* _What is expected_: Within the listing below, the lines to output run from the one containing "Gather n: 7*n^2" through the one containing "u^2 - u + 7*I*u - 7*I = (u - 1)*(u + 7*I)"; copy them exactly and nothing else.
::: Task input
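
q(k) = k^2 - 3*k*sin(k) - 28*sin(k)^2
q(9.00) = 65.12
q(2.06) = -23.03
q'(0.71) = -29.83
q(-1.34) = -28.65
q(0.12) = -0.43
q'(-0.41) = 21.98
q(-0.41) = -4.77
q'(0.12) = -7.13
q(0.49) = -6.65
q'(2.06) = 27.61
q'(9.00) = 62.39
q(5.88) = 37.19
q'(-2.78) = -30.83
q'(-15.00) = -89.90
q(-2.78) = 1.27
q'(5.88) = 16.92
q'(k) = -3*k*cos(k) + 2*k - 56*sin(k)*cos(k) - 3*sin(k)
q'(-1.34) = 13.63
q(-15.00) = 183.90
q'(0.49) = -24.98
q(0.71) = -12.78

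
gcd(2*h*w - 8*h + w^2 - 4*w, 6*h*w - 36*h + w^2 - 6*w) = 1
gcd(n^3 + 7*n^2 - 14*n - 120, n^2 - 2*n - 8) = n - 4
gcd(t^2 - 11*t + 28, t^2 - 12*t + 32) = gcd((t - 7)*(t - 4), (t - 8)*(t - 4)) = t - 4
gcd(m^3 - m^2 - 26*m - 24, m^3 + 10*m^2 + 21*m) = 1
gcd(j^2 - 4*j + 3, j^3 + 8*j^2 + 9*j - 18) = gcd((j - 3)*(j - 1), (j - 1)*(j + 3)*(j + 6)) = j - 1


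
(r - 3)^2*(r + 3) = r^3 - 3*r^2 - 9*r + 27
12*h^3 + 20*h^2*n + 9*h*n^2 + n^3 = (h + n)*(2*h + n)*(6*h + n)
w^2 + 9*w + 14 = (w + 2)*(w + 7)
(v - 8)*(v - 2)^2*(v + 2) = v^4 - 10*v^3 + 12*v^2 + 40*v - 64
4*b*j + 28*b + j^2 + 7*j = (4*b + j)*(j + 7)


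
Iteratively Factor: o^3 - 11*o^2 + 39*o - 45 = (o - 5)*(o^2 - 6*o + 9) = (o - 5)*(o - 3)*(o - 3)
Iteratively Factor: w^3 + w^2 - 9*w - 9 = (w - 3)*(w^2 + 4*w + 3) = (w - 3)*(w + 1)*(w + 3)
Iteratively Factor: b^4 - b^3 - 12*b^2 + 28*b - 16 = (b - 2)*(b^3 + b^2 - 10*b + 8) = (b - 2)*(b - 1)*(b^2 + 2*b - 8) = (b - 2)*(b - 1)*(b + 4)*(b - 2)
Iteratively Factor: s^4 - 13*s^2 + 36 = (s + 3)*(s^3 - 3*s^2 - 4*s + 12) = (s - 3)*(s + 3)*(s^2 - 4) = (s - 3)*(s + 2)*(s + 3)*(s - 2)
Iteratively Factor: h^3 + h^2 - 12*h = (h)*(h^2 + h - 12) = h*(h + 4)*(h - 3)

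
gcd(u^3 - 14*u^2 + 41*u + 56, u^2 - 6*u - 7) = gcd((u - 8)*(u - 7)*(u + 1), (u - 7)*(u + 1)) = u^2 - 6*u - 7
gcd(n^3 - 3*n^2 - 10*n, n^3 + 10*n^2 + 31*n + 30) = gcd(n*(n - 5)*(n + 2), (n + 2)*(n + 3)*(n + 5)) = n + 2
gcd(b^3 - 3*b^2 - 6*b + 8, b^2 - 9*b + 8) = b - 1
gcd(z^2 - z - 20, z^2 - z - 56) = 1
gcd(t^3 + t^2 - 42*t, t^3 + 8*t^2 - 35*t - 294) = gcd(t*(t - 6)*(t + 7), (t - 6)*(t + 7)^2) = t^2 + t - 42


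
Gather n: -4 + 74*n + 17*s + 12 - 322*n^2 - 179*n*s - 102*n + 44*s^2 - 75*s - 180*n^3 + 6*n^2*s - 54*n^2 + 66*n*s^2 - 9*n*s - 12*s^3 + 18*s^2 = -180*n^3 + n^2*(6*s - 376) + n*(66*s^2 - 188*s - 28) - 12*s^3 + 62*s^2 - 58*s + 8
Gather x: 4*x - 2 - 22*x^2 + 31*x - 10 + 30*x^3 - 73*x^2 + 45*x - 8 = 30*x^3 - 95*x^2 + 80*x - 20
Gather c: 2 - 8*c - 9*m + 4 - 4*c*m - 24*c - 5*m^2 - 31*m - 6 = c*(-4*m - 32) - 5*m^2 - 40*m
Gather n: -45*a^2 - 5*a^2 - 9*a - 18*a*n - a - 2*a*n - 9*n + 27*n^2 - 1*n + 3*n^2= -50*a^2 - 10*a + 30*n^2 + n*(-20*a - 10)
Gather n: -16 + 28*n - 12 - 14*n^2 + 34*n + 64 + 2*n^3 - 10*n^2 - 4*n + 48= 2*n^3 - 24*n^2 + 58*n + 84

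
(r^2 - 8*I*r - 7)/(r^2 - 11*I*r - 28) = (r - I)/(r - 4*I)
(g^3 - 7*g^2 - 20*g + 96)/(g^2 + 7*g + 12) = (g^2 - 11*g + 24)/(g + 3)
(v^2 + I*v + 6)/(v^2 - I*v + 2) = (v + 3*I)/(v + I)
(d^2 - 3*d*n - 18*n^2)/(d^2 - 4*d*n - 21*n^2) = (d - 6*n)/(d - 7*n)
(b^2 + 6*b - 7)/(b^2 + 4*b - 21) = (b - 1)/(b - 3)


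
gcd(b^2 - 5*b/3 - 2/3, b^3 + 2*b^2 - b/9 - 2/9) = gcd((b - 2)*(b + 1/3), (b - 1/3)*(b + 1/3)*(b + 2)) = b + 1/3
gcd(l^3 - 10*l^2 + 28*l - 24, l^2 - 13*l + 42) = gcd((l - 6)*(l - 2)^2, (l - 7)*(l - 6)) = l - 6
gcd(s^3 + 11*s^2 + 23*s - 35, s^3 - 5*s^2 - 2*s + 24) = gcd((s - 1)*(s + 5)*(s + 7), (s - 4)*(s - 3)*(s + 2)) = 1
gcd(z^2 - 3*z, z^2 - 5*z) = z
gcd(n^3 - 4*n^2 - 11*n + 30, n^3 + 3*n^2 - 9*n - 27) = n + 3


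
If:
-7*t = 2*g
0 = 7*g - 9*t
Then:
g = 0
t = 0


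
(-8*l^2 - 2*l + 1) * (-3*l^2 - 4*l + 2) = 24*l^4 + 38*l^3 - 11*l^2 - 8*l + 2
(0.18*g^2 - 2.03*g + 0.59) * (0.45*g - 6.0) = 0.081*g^3 - 1.9935*g^2 + 12.4455*g - 3.54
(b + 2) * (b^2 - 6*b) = b^3 - 4*b^2 - 12*b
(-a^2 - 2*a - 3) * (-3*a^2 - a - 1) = 3*a^4 + 7*a^3 + 12*a^2 + 5*a + 3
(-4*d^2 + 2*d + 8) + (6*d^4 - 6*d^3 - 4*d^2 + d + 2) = 6*d^4 - 6*d^3 - 8*d^2 + 3*d + 10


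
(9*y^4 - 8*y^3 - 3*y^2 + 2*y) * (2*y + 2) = 18*y^5 + 2*y^4 - 22*y^3 - 2*y^2 + 4*y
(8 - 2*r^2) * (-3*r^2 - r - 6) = 6*r^4 + 2*r^3 - 12*r^2 - 8*r - 48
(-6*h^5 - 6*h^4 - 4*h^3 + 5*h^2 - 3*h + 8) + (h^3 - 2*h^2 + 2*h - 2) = -6*h^5 - 6*h^4 - 3*h^3 + 3*h^2 - h + 6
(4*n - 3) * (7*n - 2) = 28*n^2 - 29*n + 6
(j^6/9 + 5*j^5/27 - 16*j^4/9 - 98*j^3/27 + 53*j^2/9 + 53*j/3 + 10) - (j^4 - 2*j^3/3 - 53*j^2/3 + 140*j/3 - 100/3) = j^6/9 + 5*j^5/27 - 25*j^4/9 - 80*j^3/27 + 212*j^2/9 - 29*j + 130/3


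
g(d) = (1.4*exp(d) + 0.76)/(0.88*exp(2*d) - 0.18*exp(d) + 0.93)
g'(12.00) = 0.00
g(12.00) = 0.00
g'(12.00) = 0.00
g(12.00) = 0.00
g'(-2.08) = 0.18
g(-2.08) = 1.01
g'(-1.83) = 0.22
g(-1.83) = 1.07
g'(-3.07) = 0.07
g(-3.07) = 0.89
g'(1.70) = -0.34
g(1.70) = 0.32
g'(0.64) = -0.74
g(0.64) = 0.91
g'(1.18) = -0.56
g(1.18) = 0.55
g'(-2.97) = 0.08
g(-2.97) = 0.90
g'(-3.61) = 0.04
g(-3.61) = 0.86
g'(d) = (1.4*exp(d) + 0.76)*(-1.76*exp(2*d) + 0.18*exp(d))/(0.88*exp(2*d) - 0.18*exp(d) + 0.93)^2 + 1.4*exp(d)/(0.88*exp(2*d) - 0.18*exp(d) + 0.93)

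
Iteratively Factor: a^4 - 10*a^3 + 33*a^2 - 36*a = (a - 3)*(a^3 - 7*a^2 + 12*a) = (a - 3)^2*(a^2 - 4*a) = a*(a - 3)^2*(a - 4)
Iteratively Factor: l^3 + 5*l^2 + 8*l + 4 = (l + 2)*(l^2 + 3*l + 2) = (l + 1)*(l + 2)*(l + 2)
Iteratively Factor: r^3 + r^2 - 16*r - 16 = (r + 1)*(r^2 - 16) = (r - 4)*(r + 1)*(r + 4)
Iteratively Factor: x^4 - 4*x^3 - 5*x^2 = (x + 1)*(x^3 - 5*x^2) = (x - 5)*(x + 1)*(x^2) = x*(x - 5)*(x + 1)*(x)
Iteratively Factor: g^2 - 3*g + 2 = (g - 2)*(g - 1)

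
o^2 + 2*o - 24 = (o - 4)*(o + 6)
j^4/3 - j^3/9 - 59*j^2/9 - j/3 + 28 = (j/3 + 1)*(j - 4)*(j - 7/3)*(j + 3)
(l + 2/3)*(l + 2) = l^2 + 8*l/3 + 4/3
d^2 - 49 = (d - 7)*(d + 7)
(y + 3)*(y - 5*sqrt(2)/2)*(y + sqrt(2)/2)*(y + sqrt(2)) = y^4 - sqrt(2)*y^3 + 3*y^3 - 13*y^2/2 - 3*sqrt(2)*y^2 - 39*y/2 - 5*sqrt(2)*y/2 - 15*sqrt(2)/2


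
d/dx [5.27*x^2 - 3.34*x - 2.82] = 10.54*x - 3.34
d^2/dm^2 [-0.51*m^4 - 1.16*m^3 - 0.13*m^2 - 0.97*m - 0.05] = -6.12*m^2 - 6.96*m - 0.26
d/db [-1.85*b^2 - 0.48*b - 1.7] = -3.7*b - 0.48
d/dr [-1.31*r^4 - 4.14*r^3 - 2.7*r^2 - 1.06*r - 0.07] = -5.24*r^3 - 12.42*r^2 - 5.4*r - 1.06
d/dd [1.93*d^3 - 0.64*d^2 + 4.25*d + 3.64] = 5.79*d^2 - 1.28*d + 4.25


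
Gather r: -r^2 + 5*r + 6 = -r^2 + 5*r + 6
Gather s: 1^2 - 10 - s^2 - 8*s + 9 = -s^2 - 8*s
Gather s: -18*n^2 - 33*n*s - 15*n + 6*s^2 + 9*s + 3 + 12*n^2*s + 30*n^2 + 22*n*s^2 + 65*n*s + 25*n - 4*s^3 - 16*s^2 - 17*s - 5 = 12*n^2 + 10*n - 4*s^3 + s^2*(22*n - 10) + s*(12*n^2 + 32*n - 8) - 2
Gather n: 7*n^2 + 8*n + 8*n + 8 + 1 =7*n^2 + 16*n + 9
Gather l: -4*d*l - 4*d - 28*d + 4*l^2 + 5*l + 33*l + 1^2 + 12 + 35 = -32*d + 4*l^2 + l*(38 - 4*d) + 48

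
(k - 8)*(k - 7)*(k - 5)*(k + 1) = k^4 - 19*k^3 + 111*k^2 - 149*k - 280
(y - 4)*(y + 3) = y^2 - y - 12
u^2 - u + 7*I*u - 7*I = (u - 1)*(u + 7*I)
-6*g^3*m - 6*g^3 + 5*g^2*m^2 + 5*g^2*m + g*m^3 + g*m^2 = (-g + m)*(6*g + m)*(g*m + g)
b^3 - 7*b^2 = b^2*(b - 7)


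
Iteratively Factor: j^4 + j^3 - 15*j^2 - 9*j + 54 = (j + 3)*(j^3 - 2*j^2 - 9*j + 18) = (j + 3)^2*(j^2 - 5*j + 6) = (j - 3)*(j + 3)^2*(j - 2)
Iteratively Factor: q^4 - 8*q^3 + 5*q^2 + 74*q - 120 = (q - 5)*(q^3 - 3*q^2 - 10*q + 24) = (q - 5)*(q - 2)*(q^2 - q - 12) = (q - 5)*(q - 4)*(q - 2)*(q + 3)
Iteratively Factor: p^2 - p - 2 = (p - 2)*(p + 1)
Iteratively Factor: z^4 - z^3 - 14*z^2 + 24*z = (z)*(z^3 - z^2 - 14*z + 24) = z*(z + 4)*(z^2 - 5*z + 6) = z*(z - 3)*(z + 4)*(z - 2)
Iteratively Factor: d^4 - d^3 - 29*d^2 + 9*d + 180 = (d - 3)*(d^3 + 2*d^2 - 23*d - 60) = (d - 3)*(d + 3)*(d^2 - d - 20) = (d - 3)*(d + 3)*(d + 4)*(d - 5)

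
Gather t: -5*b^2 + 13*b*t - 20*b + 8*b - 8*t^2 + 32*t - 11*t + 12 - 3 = -5*b^2 - 12*b - 8*t^2 + t*(13*b + 21) + 9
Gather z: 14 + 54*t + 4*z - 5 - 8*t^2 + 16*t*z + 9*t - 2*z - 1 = -8*t^2 + 63*t + z*(16*t + 2) + 8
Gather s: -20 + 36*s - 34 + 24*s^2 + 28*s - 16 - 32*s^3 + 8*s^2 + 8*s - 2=-32*s^3 + 32*s^2 + 72*s - 72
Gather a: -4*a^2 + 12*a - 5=-4*a^2 + 12*a - 5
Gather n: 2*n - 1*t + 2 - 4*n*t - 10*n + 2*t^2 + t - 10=n*(-4*t - 8) + 2*t^2 - 8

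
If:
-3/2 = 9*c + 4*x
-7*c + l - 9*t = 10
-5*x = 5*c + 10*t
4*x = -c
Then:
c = -3/16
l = 1193/128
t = 9/128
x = 3/64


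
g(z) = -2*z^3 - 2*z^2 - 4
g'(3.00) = -66.00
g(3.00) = -76.00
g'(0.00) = 0.00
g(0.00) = -4.00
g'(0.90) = -8.46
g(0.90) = -7.08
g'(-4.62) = -109.59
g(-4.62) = 150.53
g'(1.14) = -12.36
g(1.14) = -9.56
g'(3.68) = -95.97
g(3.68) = -130.76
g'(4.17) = -121.01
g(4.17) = -183.80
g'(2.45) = -45.82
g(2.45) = -45.42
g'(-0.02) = 0.08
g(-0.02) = -4.00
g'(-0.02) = 0.08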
::::::
* _Result for this exercise_:
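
Gather n: 7*n^2 + 8*n + 8*n + 8 + 1 =7*n^2 + 16*n + 9
Gather l: -4*d*l - 4*d - 28*d + 4*l^2 + 5*l + 33*l + 1^2 + 12 + 35 = -32*d + 4*l^2 + l*(38 - 4*d) + 48

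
(k - 8)*(k - 7)*(k - 5)*(k + 1) = k^4 - 19*k^3 + 111*k^2 - 149*k - 280
(y - 4)*(y + 3) = y^2 - y - 12
u^2 - u + 7*I*u - 7*I = (u - 1)*(u + 7*I)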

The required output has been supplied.